Your answer should hold all lines of the entries that include the word "barite".
── Source material
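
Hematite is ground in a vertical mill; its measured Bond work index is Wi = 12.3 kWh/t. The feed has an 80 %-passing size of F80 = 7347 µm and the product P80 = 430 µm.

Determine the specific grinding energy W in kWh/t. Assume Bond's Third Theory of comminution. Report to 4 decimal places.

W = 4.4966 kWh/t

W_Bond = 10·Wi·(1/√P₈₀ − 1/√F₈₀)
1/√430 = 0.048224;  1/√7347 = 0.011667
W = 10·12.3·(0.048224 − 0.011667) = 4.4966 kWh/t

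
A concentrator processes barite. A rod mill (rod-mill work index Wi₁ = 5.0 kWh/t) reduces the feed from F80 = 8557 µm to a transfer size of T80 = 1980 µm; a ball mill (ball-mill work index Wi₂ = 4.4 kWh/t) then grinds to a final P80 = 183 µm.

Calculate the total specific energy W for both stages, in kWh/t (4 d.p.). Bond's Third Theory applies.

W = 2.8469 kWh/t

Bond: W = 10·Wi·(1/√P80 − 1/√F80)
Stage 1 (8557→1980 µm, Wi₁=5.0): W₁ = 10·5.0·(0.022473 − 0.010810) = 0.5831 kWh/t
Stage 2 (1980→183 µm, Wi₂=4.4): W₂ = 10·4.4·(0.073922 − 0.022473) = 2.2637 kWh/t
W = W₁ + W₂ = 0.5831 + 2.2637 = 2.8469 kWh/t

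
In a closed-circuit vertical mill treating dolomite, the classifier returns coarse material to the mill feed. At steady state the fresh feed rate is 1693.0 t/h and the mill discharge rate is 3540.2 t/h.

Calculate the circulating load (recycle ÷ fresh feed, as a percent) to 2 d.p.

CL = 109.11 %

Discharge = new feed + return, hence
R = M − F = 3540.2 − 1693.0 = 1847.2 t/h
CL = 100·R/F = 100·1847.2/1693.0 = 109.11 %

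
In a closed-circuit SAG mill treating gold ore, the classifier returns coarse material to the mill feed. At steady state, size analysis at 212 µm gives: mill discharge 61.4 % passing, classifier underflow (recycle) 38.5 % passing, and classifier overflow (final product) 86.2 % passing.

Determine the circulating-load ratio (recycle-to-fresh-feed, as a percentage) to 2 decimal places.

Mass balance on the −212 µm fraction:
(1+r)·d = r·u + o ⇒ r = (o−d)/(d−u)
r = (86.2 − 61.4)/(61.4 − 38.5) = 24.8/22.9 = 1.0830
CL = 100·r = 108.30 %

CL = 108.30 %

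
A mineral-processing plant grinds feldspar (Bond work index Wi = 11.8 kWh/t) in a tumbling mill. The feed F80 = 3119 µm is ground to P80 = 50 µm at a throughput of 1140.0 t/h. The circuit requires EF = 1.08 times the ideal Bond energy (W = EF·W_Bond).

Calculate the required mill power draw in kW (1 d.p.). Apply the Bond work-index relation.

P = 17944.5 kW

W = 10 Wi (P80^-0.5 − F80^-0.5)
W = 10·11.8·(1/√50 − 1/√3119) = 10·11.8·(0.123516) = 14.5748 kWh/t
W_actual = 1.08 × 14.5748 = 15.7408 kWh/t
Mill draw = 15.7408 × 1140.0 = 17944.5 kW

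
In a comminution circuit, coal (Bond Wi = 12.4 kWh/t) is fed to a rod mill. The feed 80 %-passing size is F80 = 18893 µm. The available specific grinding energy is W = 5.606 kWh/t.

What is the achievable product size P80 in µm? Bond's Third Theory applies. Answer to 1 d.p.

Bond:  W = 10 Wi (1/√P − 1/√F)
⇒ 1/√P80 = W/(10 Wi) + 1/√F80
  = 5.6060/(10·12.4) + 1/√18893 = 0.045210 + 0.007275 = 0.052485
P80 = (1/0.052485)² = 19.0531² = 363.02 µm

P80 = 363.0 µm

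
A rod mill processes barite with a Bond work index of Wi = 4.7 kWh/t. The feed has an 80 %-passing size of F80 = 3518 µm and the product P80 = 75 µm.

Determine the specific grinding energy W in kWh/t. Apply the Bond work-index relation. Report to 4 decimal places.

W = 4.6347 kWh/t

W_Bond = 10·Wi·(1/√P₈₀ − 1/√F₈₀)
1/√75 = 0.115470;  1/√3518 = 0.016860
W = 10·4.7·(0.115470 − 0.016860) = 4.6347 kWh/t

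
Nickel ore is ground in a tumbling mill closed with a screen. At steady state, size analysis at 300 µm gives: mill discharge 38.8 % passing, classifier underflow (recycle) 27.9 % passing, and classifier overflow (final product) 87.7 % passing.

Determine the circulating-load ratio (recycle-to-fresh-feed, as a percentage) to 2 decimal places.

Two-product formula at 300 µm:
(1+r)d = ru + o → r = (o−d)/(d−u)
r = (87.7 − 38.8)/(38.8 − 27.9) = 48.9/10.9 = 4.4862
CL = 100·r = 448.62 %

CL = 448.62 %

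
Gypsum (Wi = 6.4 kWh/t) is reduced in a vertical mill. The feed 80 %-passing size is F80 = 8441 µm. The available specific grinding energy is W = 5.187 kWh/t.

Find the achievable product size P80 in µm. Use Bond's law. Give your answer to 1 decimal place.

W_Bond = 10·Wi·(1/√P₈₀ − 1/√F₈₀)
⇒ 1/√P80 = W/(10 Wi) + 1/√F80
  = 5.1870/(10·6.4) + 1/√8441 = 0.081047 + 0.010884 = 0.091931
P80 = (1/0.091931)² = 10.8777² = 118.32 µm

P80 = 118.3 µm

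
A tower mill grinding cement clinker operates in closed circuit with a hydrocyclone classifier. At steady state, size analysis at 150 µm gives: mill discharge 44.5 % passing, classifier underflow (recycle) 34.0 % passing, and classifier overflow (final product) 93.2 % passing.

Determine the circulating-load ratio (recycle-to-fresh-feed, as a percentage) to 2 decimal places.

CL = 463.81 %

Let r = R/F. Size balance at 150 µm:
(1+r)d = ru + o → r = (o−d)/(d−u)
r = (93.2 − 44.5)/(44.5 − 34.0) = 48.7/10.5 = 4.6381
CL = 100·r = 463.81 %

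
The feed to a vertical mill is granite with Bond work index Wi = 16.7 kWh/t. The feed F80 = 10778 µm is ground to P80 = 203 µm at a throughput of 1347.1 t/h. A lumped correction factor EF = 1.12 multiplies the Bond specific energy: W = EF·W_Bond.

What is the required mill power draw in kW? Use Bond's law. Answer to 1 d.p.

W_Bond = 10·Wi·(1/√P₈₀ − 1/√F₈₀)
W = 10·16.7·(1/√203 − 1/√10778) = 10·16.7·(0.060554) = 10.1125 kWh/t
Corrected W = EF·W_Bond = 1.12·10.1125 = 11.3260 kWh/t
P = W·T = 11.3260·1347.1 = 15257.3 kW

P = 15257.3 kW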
────
── Source material
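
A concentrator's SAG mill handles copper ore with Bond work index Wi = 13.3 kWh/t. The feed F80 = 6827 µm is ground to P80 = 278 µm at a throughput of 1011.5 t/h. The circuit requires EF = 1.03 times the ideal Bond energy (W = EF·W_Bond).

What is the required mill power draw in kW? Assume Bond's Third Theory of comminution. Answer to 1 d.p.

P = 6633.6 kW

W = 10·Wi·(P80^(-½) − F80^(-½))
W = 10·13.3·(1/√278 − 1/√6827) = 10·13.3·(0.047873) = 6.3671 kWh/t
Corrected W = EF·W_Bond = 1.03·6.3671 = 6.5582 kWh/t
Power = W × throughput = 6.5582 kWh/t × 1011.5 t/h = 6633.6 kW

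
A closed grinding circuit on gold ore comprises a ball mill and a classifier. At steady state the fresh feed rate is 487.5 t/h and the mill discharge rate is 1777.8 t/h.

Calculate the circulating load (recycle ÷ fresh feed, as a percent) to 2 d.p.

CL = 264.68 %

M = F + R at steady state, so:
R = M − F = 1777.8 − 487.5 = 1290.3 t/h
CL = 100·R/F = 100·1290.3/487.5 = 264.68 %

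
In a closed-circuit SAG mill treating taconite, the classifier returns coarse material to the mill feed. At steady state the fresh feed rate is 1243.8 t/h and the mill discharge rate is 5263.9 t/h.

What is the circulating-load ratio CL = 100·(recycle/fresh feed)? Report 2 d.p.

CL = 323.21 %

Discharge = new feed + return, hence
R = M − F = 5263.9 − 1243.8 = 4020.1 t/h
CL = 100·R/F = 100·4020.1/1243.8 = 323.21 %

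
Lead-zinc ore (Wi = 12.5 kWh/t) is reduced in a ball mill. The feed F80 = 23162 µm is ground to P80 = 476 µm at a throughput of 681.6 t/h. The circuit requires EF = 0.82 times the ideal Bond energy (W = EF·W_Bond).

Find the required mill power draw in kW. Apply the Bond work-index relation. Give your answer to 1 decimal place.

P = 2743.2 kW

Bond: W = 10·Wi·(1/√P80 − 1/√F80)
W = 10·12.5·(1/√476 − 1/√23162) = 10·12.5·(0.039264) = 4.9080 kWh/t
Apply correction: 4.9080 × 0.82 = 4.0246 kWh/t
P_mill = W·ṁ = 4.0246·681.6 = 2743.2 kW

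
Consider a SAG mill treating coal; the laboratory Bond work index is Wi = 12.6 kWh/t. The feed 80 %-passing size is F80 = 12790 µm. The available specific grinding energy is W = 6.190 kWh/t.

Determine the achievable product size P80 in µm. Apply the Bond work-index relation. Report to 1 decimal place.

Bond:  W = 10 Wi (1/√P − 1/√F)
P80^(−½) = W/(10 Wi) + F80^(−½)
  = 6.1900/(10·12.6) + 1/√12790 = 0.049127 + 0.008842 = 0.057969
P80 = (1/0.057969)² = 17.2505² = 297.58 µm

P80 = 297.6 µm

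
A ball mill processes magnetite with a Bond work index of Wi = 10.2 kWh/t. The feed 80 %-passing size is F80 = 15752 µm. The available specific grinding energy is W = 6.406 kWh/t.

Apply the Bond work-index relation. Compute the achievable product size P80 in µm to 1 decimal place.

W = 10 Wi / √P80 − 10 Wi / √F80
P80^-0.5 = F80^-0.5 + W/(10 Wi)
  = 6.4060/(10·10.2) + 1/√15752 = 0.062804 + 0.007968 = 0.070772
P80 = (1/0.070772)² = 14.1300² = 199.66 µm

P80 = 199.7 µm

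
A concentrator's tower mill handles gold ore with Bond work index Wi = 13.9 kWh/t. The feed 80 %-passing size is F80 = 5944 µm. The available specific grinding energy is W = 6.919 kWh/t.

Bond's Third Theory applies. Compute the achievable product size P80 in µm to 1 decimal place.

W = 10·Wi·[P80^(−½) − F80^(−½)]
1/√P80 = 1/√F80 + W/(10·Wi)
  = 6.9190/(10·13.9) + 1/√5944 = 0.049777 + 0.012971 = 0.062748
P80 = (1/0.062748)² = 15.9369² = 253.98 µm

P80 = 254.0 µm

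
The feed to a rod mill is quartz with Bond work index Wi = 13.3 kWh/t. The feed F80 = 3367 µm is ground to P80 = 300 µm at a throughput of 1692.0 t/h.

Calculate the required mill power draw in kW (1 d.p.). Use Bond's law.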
────
=== Answer box ===
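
A concentrator processes barite. A rod mill (rod-mill work index Wi₁ = 5.0 kWh/t) reduces the feed from F80 = 8557 µm to a transfer size of T80 = 1980 µm; a ball mill (ball-mill work index Wi₂ = 4.4 kWh/t) then grinds to a final P80 = 183 µm.
A rod mill processes barite with a Bond work index of Wi = 4.7 kWh/t. The feed has an 80 %-passing size of F80 = 3518 µm and the product P80 = 75 µm.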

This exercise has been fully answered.